§ Provided data

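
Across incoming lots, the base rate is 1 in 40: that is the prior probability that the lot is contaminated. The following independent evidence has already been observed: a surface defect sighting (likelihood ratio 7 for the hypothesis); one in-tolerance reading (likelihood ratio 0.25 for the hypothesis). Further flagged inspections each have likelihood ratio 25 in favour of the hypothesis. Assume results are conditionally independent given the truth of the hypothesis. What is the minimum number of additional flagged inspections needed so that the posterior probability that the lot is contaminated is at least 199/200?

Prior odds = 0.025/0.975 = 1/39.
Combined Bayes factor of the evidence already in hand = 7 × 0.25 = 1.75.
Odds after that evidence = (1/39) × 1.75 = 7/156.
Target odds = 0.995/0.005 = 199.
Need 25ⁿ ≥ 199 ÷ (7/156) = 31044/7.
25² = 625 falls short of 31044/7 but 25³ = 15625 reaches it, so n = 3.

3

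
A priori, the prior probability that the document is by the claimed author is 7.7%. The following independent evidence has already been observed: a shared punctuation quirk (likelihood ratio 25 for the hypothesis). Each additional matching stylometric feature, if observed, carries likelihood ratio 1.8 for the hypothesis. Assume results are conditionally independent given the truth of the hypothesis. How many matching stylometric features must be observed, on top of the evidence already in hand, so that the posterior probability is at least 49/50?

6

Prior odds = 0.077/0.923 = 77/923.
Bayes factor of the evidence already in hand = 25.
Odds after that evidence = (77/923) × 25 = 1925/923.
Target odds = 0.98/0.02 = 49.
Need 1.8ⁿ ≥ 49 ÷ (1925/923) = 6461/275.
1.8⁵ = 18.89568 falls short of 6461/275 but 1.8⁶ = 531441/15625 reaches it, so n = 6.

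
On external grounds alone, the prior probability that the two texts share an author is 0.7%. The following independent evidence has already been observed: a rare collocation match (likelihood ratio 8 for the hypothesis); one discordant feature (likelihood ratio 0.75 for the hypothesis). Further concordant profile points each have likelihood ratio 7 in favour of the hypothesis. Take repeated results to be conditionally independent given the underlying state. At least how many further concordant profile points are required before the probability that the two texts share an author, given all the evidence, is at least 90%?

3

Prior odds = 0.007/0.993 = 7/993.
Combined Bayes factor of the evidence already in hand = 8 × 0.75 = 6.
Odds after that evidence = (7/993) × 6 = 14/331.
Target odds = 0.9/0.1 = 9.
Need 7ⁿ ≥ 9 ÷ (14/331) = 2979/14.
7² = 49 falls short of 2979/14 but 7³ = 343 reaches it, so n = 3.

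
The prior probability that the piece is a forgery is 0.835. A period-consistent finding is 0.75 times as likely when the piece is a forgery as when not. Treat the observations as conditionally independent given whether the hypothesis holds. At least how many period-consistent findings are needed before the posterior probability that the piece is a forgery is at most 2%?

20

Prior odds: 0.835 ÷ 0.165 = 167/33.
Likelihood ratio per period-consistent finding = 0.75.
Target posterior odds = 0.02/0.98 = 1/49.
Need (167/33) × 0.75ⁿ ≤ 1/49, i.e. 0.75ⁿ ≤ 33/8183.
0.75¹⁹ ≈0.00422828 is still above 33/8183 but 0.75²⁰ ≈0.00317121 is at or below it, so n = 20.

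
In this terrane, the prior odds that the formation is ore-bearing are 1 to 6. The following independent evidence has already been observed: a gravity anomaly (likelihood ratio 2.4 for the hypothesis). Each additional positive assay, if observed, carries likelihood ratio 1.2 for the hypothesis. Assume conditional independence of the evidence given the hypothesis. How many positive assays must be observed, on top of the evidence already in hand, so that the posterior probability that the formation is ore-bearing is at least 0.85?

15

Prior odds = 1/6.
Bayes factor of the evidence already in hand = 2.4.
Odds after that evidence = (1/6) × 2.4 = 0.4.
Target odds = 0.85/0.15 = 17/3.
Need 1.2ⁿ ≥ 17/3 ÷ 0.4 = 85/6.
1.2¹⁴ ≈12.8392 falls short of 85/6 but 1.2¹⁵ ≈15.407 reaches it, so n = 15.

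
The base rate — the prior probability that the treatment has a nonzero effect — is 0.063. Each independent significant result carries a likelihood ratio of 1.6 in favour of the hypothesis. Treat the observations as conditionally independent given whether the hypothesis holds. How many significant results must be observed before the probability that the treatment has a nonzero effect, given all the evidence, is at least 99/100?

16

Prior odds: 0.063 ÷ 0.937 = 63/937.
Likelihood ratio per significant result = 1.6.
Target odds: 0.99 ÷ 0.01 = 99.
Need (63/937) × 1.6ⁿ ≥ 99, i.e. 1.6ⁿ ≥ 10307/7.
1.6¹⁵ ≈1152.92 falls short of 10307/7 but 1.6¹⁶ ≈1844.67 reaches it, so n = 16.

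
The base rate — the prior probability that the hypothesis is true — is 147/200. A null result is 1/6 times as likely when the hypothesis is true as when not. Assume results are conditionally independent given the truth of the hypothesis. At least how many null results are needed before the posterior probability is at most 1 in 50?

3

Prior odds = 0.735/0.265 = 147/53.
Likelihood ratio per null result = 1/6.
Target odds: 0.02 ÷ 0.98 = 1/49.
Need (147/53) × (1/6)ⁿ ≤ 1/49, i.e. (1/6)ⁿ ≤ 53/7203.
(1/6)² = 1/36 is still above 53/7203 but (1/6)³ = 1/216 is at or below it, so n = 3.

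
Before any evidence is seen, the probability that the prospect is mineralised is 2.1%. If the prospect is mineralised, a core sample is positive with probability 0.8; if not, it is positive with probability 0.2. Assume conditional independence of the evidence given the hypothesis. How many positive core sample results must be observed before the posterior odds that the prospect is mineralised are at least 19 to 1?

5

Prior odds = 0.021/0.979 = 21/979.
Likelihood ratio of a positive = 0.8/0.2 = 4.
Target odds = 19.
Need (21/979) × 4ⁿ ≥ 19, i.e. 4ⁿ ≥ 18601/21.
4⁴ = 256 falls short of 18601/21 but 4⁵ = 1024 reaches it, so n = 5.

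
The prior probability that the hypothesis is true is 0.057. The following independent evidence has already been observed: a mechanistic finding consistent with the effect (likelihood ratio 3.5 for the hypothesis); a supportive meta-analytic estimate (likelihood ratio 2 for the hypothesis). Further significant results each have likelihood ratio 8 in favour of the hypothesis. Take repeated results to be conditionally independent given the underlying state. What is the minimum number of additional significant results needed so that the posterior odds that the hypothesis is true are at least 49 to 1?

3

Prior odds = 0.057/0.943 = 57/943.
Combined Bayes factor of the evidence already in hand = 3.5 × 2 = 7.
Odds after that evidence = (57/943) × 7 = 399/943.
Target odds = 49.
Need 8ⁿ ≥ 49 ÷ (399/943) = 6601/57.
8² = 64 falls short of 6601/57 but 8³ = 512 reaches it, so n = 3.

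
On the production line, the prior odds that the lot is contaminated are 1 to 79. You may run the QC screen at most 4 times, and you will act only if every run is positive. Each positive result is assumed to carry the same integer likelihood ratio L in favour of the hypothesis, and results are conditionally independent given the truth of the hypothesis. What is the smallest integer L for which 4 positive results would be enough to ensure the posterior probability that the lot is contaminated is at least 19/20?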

§ Your assignment
Retype the whole listing above exactly.

§ Task result
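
Across incoming lots, the base rate is 1 in 40: that is the prior probability that the lot is contaminated. The following independent evidence has already been observed: a surface defect sighting (likelihood ratio 7 for the hypothesis); one in-tolerance reading (likelihood ratio 0.25 for the hypothesis). Further flagged inspections each have likelihood ratio 25 in favour of the hypothesis. Assume results are conditionally independent given the truth of the hypothesis. What is the minimum number of additional flagged inspections needed so that the posterior probability that the lot is contaminated is at least 199/200?

Prior odds = 0.025/0.975 = 1/39.
Combined Bayes factor of the evidence already in hand = 7 × 0.25 = 1.75.
Odds after that evidence = (1/39) × 1.75 = 7/156.
Target odds = 0.995/0.005 = 199.
Need 25ⁿ ≥ 199 ÷ (7/156) = 31044/7.
25² = 625 falls short of 31044/7 but 25³ = 15625 reaches it, so n = 3.

3

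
A priori, the prior probability that the document is by the claimed author is 7.7%. The following independent evidence has already been observed: a shared punctuation quirk (likelihood ratio 25 for the hypothesis). Each additional matching stylometric feature, if observed, carries likelihood ratio 1.8 for the hypothesis. Assume results are conditionally independent given the truth of the hypothesis. How many matching stylometric features must be observed, on top of the evidence already in hand, so that the posterior probability is at least 49/50?

6

Prior odds = 0.077/0.923 = 77/923.
Bayes factor of the evidence already in hand = 25.
Odds after that evidence = (77/923) × 25 = 1925/923.
Target odds = 0.98/0.02 = 49.
Need 1.8ⁿ ≥ 49 ÷ (1925/923) = 6461/275.
1.8⁵ = 18.89568 falls short of 6461/275 but 1.8⁶ = 531441/15625 reaches it, so n = 6.

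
On external grounds alone, the prior probability that the two texts share an author is 0.7%. The following independent evidence has already been observed: a rare collocation match (likelihood ratio 8 for the hypothesis); one discordant feature (likelihood ratio 0.75 for the hypothesis). Further concordant profile points each have likelihood ratio 7 in favour of the hypothesis. Take repeated results to be conditionally independent given the underlying state. At least how many further concordant profile points are required before the probability that the two texts share an author, given all the evidence, is at least 90%?

3

Prior odds = 0.007/0.993 = 7/993.
Combined Bayes factor of the evidence already in hand = 8 × 0.75 = 6.
Odds after that evidence = (7/993) × 6 = 14/331.
Target odds = 0.9/0.1 = 9.
Need 7ⁿ ≥ 9 ÷ (14/331) = 2979/14.
7² = 49 falls short of 2979/14 but 7³ = 343 reaches it, so n = 3.

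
The prior probability that the piece is a forgery is 0.835. A period-consistent finding is 0.75 times as likely when the piece is a forgery as when not. Treat the observations as conditionally independent given whether the hypothesis holds. At least how many period-consistent findings are needed before the posterior probability that the piece is a forgery is at most 2%?

20

Prior odds: 0.835 ÷ 0.165 = 167/33.
Likelihood ratio per period-consistent finding = 0.75.
Target posterior odds = 0.02/0.98 = 1/49.
Need (167/33) × 0.75ⁿ ≤ 1/49, i.e. 0.75ⁿ ≤ 33/8183.
0.75¹⁹ ≈0.00422828 is still above 33/8183 but 0.75²⁰ ≈0.00317121 is at or below it, so n = 20.

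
In this terrane, the prior odds that the formation is ore-bearing are 1 to 6. The following independent evidence has already been observed: a gravity anomaly (likelihood ratio 2.4 for the hypothesis). Each additional positive assay, if observed, carries likelihood ratio 1.2 for the hypothesis. Assume conditional independence of the evidence given the hypothesis. How many positive assays must be observed, on top of the evidence already in hand, so that the posterior probability that the formation is ore-bearing is at least 0.85?

15

Prior odds = 1/6.
Bayes factor of the evidence already in hand = 2.4.
Odds after that evidence = (1/6) × 2.4 = 0.4.
Target odds = 0.85/0.15 = 17/3.
Need 1.2ⁿ ≥ 17/3 ÷ 0.4 = 85/6.
1.2¹⁴ ≈12.8392 falls short of 85/6 but 1.2¹⁵ ≈15.407 reaches it, so n = 15.

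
The base rate — the prior probability that the treatment has a nonzero effect — is 0.063. Each independent significant result carries a likelihood ratio of 1.6 in favour of the hypothesis. Treat the observations as conditionally independent given whether the hypothesis holds. How many significant results must be observed before the probability that the treatment has a nonzero effect, given all the evidence, is at least 99/100?

16

Prior odds: 0.063 ÷ 0.937 = 63/937.
Likelihood ratio per significant result = 1.6.
Target odds: 0.99 ÷ 0.01 = 99.
Need (63/937) × 1.6ⁿ ≥ 99, i.e. 1.6ⁿ ≥ 10307/7.
1.6¹⁵ ≈1152.92 falls short of 10307/7 but 1.6¹⁶ ≈1844.67 reaches it, so n = 16.

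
The base rate — the prior probability that the hypothesis is true — is 147/200. A null result is 1/6 times as likely when the hypothesis is true as when not. Assume results are conditionally independent given the truth of the hypothesis. At least how many null results are needed before the posterior probability is at most 1 in 50?

3

Prior odds = 0.735/0.265 = 147/53.
Likelihood ratio per null result = 1/6.
Target odds: 0.02 ÷ 0.98 = 1/49.
Need (147/53) × (1/6)ⁿ ≤ 1/49, i.e. (1/6)ⁿ ≤ 53/7203.
(1/6)² = 1/36 is still above 53/7203 but (1/6)³ = 1/216 is at or below it, so n = 3.

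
Before any evidence is seen, the probability that the prospect is mineralised is 2.1%. If the prospect is mineralised, a core sample is positive with probability 0.8; if not, it is positive with probability 0.2. Assume conditional independence of the evidence given the hypothesis. How many positive core sample results must be observed before the posterior odds that the prospect is mineralised are at least 19 to 1?

5

Prior odds = 0.021/0.979 = 21/979.
Likelihood ratio of a positive = 0.8/0.2 = 4.
Target odds = 19.
Need (21/979) × 4ⁿ ≥ 19, i.e. 4ⁿ ≥ 18601/21.
4⁴ = 256 falls short of 18601/21 but 4⁵ = 1024 reaches it, so n = 5.

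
The prior probability that the hypothesis is true is 0.057. The following independent evidence has already been observed: a mechanistic finding consistent with the effect (likelihood ratio 3.5 for the hypothesis); a supportive meta-analytic estimate (likelihood ratio 2 for the hypothesis). Further significant results each have likelihood ratio 8 in favour of the hypothesis. Take repeated results to be conditionally independent given the underlying state. What is the minimum number of additional significant results needed so that the posterior odds that the hypothesis is true are at least 49 to 1?

3

Prior odds = 0.057/0.943 = 57/943.
Combined Bayes factor of the evidence already in hand = 3.5 × 2 = 7.
Odds after that evidence = (57/943) × 7 = 399/943.
Target odds = 49.
Need 8ⁿ ≥ 49 ÷ (399/943) = 6601/57.
8² = 64 falls short of 6601/57 but 8³ = 512 reaches it, so n = 3.

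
On the production line, the prior odds that the lot is contaminated are 1 to 79. You may run the QC screen at most 4 times, and you will act only if every run is positive. Each positive result is assumed to carry the same integer likelihood ratio L in favour of the hypothesis, and results are conditionally independent given the truth of the hypothesis. What is the smallest integer L for which 4 positive results would be enough to ensure the posterior probability that the lot is contaminated is at least 19/20?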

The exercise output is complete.